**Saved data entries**
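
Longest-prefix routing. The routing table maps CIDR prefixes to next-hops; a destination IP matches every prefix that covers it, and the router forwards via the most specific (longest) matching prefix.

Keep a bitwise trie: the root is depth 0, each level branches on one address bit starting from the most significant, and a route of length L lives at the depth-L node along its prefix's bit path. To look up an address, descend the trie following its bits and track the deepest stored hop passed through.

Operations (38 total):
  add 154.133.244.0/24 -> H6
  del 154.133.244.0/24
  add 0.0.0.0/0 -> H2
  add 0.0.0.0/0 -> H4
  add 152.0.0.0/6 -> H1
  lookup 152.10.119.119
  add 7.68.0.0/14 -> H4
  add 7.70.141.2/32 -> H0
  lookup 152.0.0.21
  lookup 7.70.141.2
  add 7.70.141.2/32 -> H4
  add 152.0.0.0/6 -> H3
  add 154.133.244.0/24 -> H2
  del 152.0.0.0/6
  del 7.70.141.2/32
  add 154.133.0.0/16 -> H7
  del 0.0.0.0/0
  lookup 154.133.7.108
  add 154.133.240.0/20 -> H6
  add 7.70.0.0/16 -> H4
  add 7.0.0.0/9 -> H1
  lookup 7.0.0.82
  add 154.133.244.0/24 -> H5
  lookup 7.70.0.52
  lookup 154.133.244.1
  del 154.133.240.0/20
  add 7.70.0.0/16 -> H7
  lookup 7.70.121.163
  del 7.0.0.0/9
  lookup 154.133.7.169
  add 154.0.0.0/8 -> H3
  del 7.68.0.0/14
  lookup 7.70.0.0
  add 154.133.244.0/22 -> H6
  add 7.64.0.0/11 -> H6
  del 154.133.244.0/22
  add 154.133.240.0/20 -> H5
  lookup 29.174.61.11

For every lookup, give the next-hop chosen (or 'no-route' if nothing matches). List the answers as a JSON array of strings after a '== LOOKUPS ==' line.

Apply in order:
  add 154.133.244.0/24 -> H6 at depth 24
  del 154.133.244.0/24 (clear depth 24)
  add 0.0.0.0/0 -> H2 at depth 0
  add 0.0.0.0/0 -> H4 at depth 0
  add 152.0.0.0/6 -> H1 at depth 6
  lookup 152.10.119.119: bits 100110 walk d0:H4→d1:-→d2:-→d3:-→d4:-→d5:-→d6:H1 -> H1
  add 7.68.0.0/14 -> H4 at depth 14
  add 7.70.141.2/32 -> H0 at depth 32
  lookup 152.0.0.21: bits 100110 walk d0:H4→d1:-→d2:-→d3:-→d4:-→d5:-→d6:H1 -> H1
  lookup 7.70.141.2: bits 00000111010001101000110100000010 walk d0:H4→d1:-→d2:-→d3:-→d4:-→d5:-→d6:-→d7:-→d8:-→d9:-→d10:-→d11:-→d12:-→d13:-→d14:H4→d15:-→d16:-→d17:-→d18:-→d19:-→d20:-→d21:-→d22:-→d23:-→d24:-→d25:-→d26:-→d27:-→d28:-→d29:-→d30:-→d31:-→d32:H0 -> H0
  add 7.70.141.2/32 -> H4 at depth 32
  add 152.0.0.0/6 -> H3 at depth 6
  add 154.133.244.0/24 -> H2 at depth 24
  del 152.0.0.0/6 (clear depth 6)
  del 7.70.141.2/32 (clear depth 32)
  add 154.133.0.0/16 -> H7 at depth 16
  del 0.0.0.0/0 (clear depth 0)
  lookup 154.133.7.108: bits 1001101010000101 walk d0:-→d1:-→d2:-→d3:-→d4:-→d5:-→d6:-→d7:-→d8:-→d9:-→d10:-→d11:-→d12:-→d13:-→d14:-→d15:-→d16:H7 -> H7
  add 154.133.240.0/20 -> H6 at depth 20
  add 7.70.0.0/16 -> H4 at depth 16
  add 7.0.0.0/9 -> H1 at depth 9
  lookup 7.0.0.82: bits 000001110 walk d0:-→d1:-→d2:-→d3:-→d4:-→d5:-→d6:-→d7:-→d8:-→d9:H1 -> H1
  add 154.133.244.0/24 -> H5 at depth 24
  lookup 7.70.0.52: bits 0000011101000110 walk d0:-→d1:-→d2:-→d3:-→d4:-→d5:-→d6:-→d7:-→d8:-→d9:H1→d10:-→d11:-→d12:-→d13:-→d14:H4→d15:-→d16:H4 -> H4
  lookup 154.133.244.1: bits 100110101000010111110100 walk d0:-→d1:-→d2:-→d3:-→d4:-→d5:-→d6:-→d7:-→d8:-→d9:-→d10:-→d11:-→d12:-→d13:-→d14:-→d15:-→d16:H7→d17:-→d18:-→d19:-→d20:H6→d21:-→d22:-→d23:-→d24:H5 -> H5
  del 154.133.240.0/20 (clear depth 20)
  add 7.70.0.0/16 -> H7 at depth 16
  lookup 7.70.121.163: bits 0000011101000110 walk d0:-→d1:-→d2:-→d3:-→d4:-→d5:-→d6:-→d7:-→d8:-→d9:H1→d10:-→d11:-→d12:-→d13:-→d14:H4→d15:-→d16:H7 -> H7
  del 7.0.0.0/9 (clear depth 9)
  lookup 154.133.7.169: bits 1001101010000101 walk d0:-→d1:-→d2:-→d3:-→d4:-→d5:-→d6:-→d7:-→d8:-→d9:-→d10:-→d11:-→d12:-→d13:-→d14:-→d15:-→d16:H7 -> H7
  add 154.0.0.0/8 -> H3 at depth 8
  del 7.68.0.0/14 (clear depth 14)
  lookup 7.70.0.0: bits 0000011101000110 walk d0:-→d1:-→d2:-→d3:-→d4:-→d5:-→d6:-→d7:-→d8:-→d9:-→d10:-→d11:-→d12:-→d13:-→d14:-→d15:-→d16:H7 -> H7
  add 154.133.244.0/22 -> H6 at depth 22
  add 7.64.0.0/11 -> H6 at depth 11
  del 154.133.244.0/22 (clear depth 22)
  add 154.133.240.0/20 -> H5 at depth 20
  lookup 29.174.61.11: bits 000 walk d0:-→d1:-→d2:-→d3:- -> no-route

== LOOKUPS ==
["H1","H1","H0","H7","H1","H4","H5","H7","H7","H7","no-route"]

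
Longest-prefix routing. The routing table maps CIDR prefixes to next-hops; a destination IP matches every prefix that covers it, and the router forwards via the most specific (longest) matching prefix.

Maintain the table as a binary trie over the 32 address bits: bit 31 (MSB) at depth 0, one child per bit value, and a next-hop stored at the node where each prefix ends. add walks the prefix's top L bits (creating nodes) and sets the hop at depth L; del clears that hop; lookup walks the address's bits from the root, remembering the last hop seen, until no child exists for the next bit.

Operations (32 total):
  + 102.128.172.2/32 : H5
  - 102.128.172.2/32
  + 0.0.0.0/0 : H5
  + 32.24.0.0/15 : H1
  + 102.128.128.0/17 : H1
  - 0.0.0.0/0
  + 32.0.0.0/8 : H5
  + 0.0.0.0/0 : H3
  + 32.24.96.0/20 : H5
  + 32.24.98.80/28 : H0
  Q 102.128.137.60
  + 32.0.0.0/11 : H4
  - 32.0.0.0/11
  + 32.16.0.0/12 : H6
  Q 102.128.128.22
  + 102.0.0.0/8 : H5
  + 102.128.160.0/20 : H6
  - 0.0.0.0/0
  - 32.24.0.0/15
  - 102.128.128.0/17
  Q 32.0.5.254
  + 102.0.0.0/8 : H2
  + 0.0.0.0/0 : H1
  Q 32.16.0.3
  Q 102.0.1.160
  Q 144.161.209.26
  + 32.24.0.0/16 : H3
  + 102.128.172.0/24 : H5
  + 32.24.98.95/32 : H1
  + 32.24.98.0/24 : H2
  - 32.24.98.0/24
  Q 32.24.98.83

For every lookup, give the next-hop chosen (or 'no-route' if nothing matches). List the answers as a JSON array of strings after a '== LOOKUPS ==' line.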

**WORK REQUIRED**
Nothing in the entries should be left out; please reproduce them all exactly.

**ANSWER BELOW**
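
Longest-prefix routing. The routing table maps CIDR prefixes to next-hops; a destination IP matches every prefix that covers it, and the router forwards via the most specific (longest) matching prefix.

Keep a bitwise trie: the root is depth 0, each level branches on one address bit starting from the most significant, and a route of length L lives at the depth-L node along its prefix's bit path. To look up an address, descend the trie following its bits and track the deepest stored hop passed through.

Operations (38 total):
  add 154.133.244.0/24 -> H6
  del 154.133.244.0/24
  add 0.0.0.0/0 -> H2
  add 0.0.0.0/0 -> H4
  add 152.0.0.0/6 -> H1
  lookup 152.10.119.119
  add 7.68.0.0/14 -> H4
  add 7.70.141.2/32 -> H0
  lookup 152.0.0.21
  lookup 7.70.141.2
  add 7.70.141.2/32 -> H4
  add 152.0.0.0/6 -> H3
  add 154.133.244.0/24 -> H2
  del 152.0.0.0/6
  del 7.70.141.2/32
  add 154.133.0.0/16 -> H7
  del 0.0.0.0/0
  lookup 154.133.7.108
  add 154.133.240.0/20 -> H6
  add 7.70.0.0/16 -> H4
  add 7.0.0.0/9 -> H1
  lookup 7.0.0.82
  add 154.133.244.0/24 -> H5
  lookup 7.70.0.52
  lookup 154.133.244.1
  del 154.133.240.0/20
  add 7.70.0.0/16 -> H7
  lookup 7.70.121.163
  del 7.0.0.0/9
  lookup 154.133.7.169
  add 154.0.0.0/8 -> H3
  del 7.68.0.0/14
  lookup 7.70.0.0
  add 154.133.244.0/22 -> H6
  add 7.64.0.0/11 -> H6
  del 154.133.244.0/22
  add 154.133.240.0/20 -> H5
  lookup 29.174.61.11

For every lookup, give the next-hop chosen (or 'no-route' if nothing matches). List the answers as a JSON array of strings after a '== LOOKUPS ==' line.

Apply in order:
  add 154.133.244.0/24 -> H6 at depth 24
  del 154.133.244.0/24 (clear depth 24)
  add 0.0.0.0/0 -> H2 at depth 0
  add 0.0.0.0/0 -> H4 at depth 0
  add 152.0.0.0/6 -> H1 at depth 6
  lookup 152.10.119.119: bits 100110 walk d0:H4→d1:-→d2:-→d3:-→d4:-→d5:-→d6:H1 -> H1
  add 7.68.0.0/14 -> H4 at depth 14
  add 7.70.141.2/32 -> H0 at depth 32
  lookup 152.0.0.21: bits 100110 walk d0:H4→d1:-→d2:-→d3:-→d4:-→d5:-→d6:H1 -> H1
  lookup 7.70.141.2: bits 00000111010001101000110100000010 walk d0:H4→d1:-→d2:-→d3:-→d4:-→d5:-→d6:-→d7:-→d8:-→d9:-→d10:-→d11:-→d12:-→d13:-→d14:H4→d15:-→d16:-→d17:-→d18:-→d19:-→d20:-→d21:-→d22:-→d23:-→d24:-→d25:-→d26:-→d27:-→d28:-→d29:-→d30:-→d31:-→d32:H0 -> H0
  add 7.70.141.2/32 -> H4 at depth 32
  add 152.0.0.0/6 -> H3 at depth 6
  add 154.133.244.0/24 -> H2 at depth 24
  del 152.0.0.0/6 (clear depth 6)
  del 7.70.141.2/32 (clear depth 32)
  add 154.133.0.0/16 -> H7 at depth 16
  del 0.0.0.0/0 (clear depth 0)
  lookup 154.133.7.108: bits 1001101010000101 walk d0:-→d1:-→d2:-→d3:-→d4:-→d5:-→d6:-→d7:-→d8:-→d9:-→d10:-→d11:-→d12:-→d13:-→d14:-→d15:-→d16:H7 -> H7
  add 154.133.240.0/20 -> H6 at depth 20
  add 7.70.0.0/16 -> H4 at depth 16
  add 7.0.0.0/9 -> H1 at depth 9
  lookup 7.0.0.82: bits 000001110 walk d0:-→d1:-→d2:-→d3:-→d4:-→d5:-→d6:-→d7:-→d8:-→d9:H1 -> H1
  add 154.133.244.0/24 -> H5 at depth 24
  lookup 7.70.0.52: bits 0000011101000110 walk d0:-→d1:-→d2:-→d3:-→d4:-→d5:-→d6:-→d7:-→d8:-→d9:H1→d10:-→d11:-→d12:-→d13:-→d14:H4→d15:-→d16:H4 -> H4
  lookup 154.133.244.1: bits 100110101000010111110100 walk d0:-→d1:-→d2:-→d3:-→d4:-→d5:-→d6:-→d7:-→d8:-→d9:-→d10:-→d11:-→d12:-→d13:-→d14:-→d15:-→d16:H7→d17:-→d18:-→d19:-→d20:H6→d21:-→d22:-→d23:-→d24:H5 -> H5
  del 154.133.240.0/20 (clear depth 20)
  add 7.70.0.0/16 -> H7 at depth 16
  lookup 7.70.121.163: bits 0000011101000110 walk d0:-→d1:-→d2:-→d3:-→d4:-→d5:-→d6:-→d7:-→d8:-→d9:H1→d10:-→d11:-→d12:-→d13:-→d14:H4→d15:-→d16:H7 -> H7
  del 7.0.0.0/9 (clear depth 9)
  lookup 154.133.7.169: bits 1001101010000101 walk d0:-→d1:-→d2:-→d3:-→d4:-→d5:-→d6:-→d7:-→d8:-→d9:-→d10:-→d11:-→d12:-→d13:-→d14:-→d15:-→d16:H7 -> H7
  add 154.0.0.0/8 -> H3 at depth 8
  del 7.68.0.0/14 (clear depth 14)
  lookup 7.70.0.0: bits 0000011101000110 walk d0:-→d1:-→d2:-→d3:-→d4:-→d5:-→d6:-→d7:-→d8:-→d9:-→d10:-→d11:-→d12:-→d13:-→d14:-→d15:-→d16:H7 -> H7
  add 154.133.244.0/22 -> H6 at depth 22
  add 7.64.0.0/11 -> H6 at depth 11
  del 154.133.244.0/22 (clear depth 22)
  add 154.133.240.0/20 -> H5 at depth 20
  lookup 29.174.61.11: bits 000 walk d0:-→d1:-→d2:-→d3:- -> no-route

== LOOKUPS ==
["H1","H1","H0","H7","H1","H4","H5","H7","H7","H7","no-route"]

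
Longest-prefix routing. The routing table maps CIDR prefixes to next-hops; a destination IP matches every prefix that covers it, and the router forwards via the most specific (longest) matching prefix.

Maintain the table as a binary trie over the 32 address bits: bit 31 (MSB) at depth 0, one child per bit value, and a next-hop stored at the node where each prefix ends. add walks the prefix's top L bits (creating nodes) and sets the hop at depth L; del clears that hop; lookup walks the address's bits from the root, remembering the last hop seen, until no child exists for the next bit.

Operations (32 total):
  + 102.128.172.2/32 : H5
  - 102.128.172.2/32
  + 0.0.0.0/0 : H5
  + 32.24.0.0/15 : H1
  + 102.128.128.0/17 : H1
  - 0.0.0.0/0
  + 32.0.0.0/8 : H5
  + 0.0.0.0/0 : H3
  + 32.24.96.0/20 : H5
  + 32.24.98.80/28 : H0
  Q 102.128.137.60
  + 32.0.0.0/11 : H4
  - 32.0.0.0/11
  + 32.16.0.0/12 : H6
  Q 102.128.128.22
  + 102.0.0.0/8 : H5
  + 102.128.160.0/20 : H6
  - 0.0.0.0/0
  - 32.24.0.0/15
  - 102.128.128.0/17
  Q 32.0.5.254
  + 102.0.0.0/8 : H2
  + 0.0.0.0/0 : H1
  Q 32.16.0.3
  Q 102.0.1.160
  Q 144.161.209.26
  + 32.24.0.0/16 : H3
  + 102.128.172.0/24 : H5
  + 32.24.98.95/32 : H1
  + 32.24.98.0/24 : H2
  - 32.24.98.0/24
  Q 32.24.98.83

For every lookup, give the next-hop chosen (or 'no-route' if nothing matches). List the answers as a JSON array of strings after a '== LOOKUPS ==' line.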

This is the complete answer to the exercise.